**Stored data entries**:

- - -

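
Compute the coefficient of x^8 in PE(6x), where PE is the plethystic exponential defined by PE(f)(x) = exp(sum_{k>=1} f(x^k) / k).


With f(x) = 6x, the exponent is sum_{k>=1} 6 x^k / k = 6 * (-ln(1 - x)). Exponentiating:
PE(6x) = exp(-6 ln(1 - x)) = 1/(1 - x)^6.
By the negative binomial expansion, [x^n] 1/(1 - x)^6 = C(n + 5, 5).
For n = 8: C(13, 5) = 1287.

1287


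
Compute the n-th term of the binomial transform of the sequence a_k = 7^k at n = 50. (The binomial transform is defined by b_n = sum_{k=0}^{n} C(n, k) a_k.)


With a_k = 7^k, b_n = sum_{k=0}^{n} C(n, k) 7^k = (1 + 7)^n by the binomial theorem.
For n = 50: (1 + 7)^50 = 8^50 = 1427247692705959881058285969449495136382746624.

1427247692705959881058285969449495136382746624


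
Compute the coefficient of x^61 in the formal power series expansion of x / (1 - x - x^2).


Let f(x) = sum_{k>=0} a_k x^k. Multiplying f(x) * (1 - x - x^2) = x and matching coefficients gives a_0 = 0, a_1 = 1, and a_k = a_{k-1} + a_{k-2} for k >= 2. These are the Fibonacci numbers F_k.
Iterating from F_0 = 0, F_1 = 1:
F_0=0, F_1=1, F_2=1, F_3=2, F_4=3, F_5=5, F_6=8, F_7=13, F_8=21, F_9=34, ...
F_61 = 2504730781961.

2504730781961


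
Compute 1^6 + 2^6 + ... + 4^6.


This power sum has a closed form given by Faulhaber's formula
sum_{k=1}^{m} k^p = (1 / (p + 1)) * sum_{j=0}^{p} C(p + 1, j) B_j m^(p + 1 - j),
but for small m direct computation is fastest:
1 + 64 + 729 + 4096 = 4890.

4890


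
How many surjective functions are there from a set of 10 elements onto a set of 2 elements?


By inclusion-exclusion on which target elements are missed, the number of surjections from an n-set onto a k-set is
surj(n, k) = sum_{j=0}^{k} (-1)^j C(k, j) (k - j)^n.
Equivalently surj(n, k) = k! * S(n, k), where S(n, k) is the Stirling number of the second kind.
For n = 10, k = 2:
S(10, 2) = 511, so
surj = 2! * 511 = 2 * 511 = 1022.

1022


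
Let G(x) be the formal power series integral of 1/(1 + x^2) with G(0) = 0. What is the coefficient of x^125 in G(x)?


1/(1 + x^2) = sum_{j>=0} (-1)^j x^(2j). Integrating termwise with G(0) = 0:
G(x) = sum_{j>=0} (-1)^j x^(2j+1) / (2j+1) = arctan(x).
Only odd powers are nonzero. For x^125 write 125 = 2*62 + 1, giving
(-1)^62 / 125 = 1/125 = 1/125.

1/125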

- - -

**WHAT THE TASK ASKS**: Could the data above be set down exactly, in full?

**OUTPUT BELOW**:
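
Compute the coefficient of x^8 in PE(6x), where PE is the plethystic exponential defined by PE(f)(x) = exp(sum_{k>=1} f(x^k) / k).


With f(x) = 6x, the exponent is sum_{k>=1} 6 x^k / k = 6 * (-ln(1 - x)). Exponentiating:
PE(6x) = exp(-6 ln(1 - x)) = 1/(1 - x)^6.
By the negative binomial expansion, [x^n] 1/(1 - x)^6 = C(n + 5, 5).
For n = 8: C(13, 5) = 1287.

1287


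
Compute the n-th term of the binomial transform of the sequence a_k = 7^k at n = 50. (The binomial transform is defined by b_n = sum_{k=0}^{n} C(n, k) a_k.)


With a_k = 7^k, b_n = sum_{k=0}^{n} C(n, k) 7^k = (1 + 7)^n by the binomial theorem.
For n = 50: (1 + 7)^50 = 8^50 = 1427247692705959881058285969449495136382746624.

1427247692705959881058285969449495136382746624


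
Compute the coefficient of x^61 in the formal power series expansion of x / (1 - x - x^2).


Let f(x) = sum_{k>=0} a_k x^k. Multiplying f(x) * (1 - x - x^2) = x and matching coefficients gives a_0 = 0, a_1 = 1, and a_k = a_{k-1} + a_{k-2} for k >= 2. These are the Fibonacci numbers F_k.
Iterating from F_0 = 0, F_1 = 1:
F_0=0, F_1=1, F_2=1, F_3=2, F_4=3, F_5=5, F_6=8, F_7=13, F_8=21, F_9=34, ...
F_61 = 2504730781961.

2504730781961


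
Compute 1^6 + 2^6 + ... + 4^6.


This power sum has a closed form given by Faulhaber's formula
sum_{k=1}^{m} k^p = (1 / (p + 1)) * sum_{j=0}^{p} C(p + 1, j) B_j m^(p + 1 - j),
but for small m direct computation is fastest:
1 + 64 + 729 + 4096 = 4890.

4890


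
How many surjective functions are there from a set of 10 elements onto a set of 2 elements?


By inclusion-exclusion on which target elements are missed, the number of surjections from an n-set onto a k-set is
surj(n, k) = sum_{j=0}^{k} (-1)^j C(k, j) (k - j)^n.
Equivalently surj(n, k) = k! * S(n, k), where S(n, k) is the Stirling number of the second kind.
For n = 10, k = 2:
S(10, 2) = 511, so
surj = 2! * 511 = 2 * 511 = 1022.

1022


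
Let G(x) be the formal power series integral of 1/(1 + x^2) with G(0) = 0. What is the coefficient of x^125 in G(x)?


1/(1 + x^2) = sum_{j>=0} (-1)^j x^(2j). Integrating termwise with G(0) = 0:
G(x) = sum_{j>=0} (-1)^j x^(2j+1) / (2j+1) = arctan(x).
Only odd powers are nonzero. For x^125 write 125 = 2*62 + 1, giving
(-1)^62 / 125 = 1/125 = 1/125.

1/125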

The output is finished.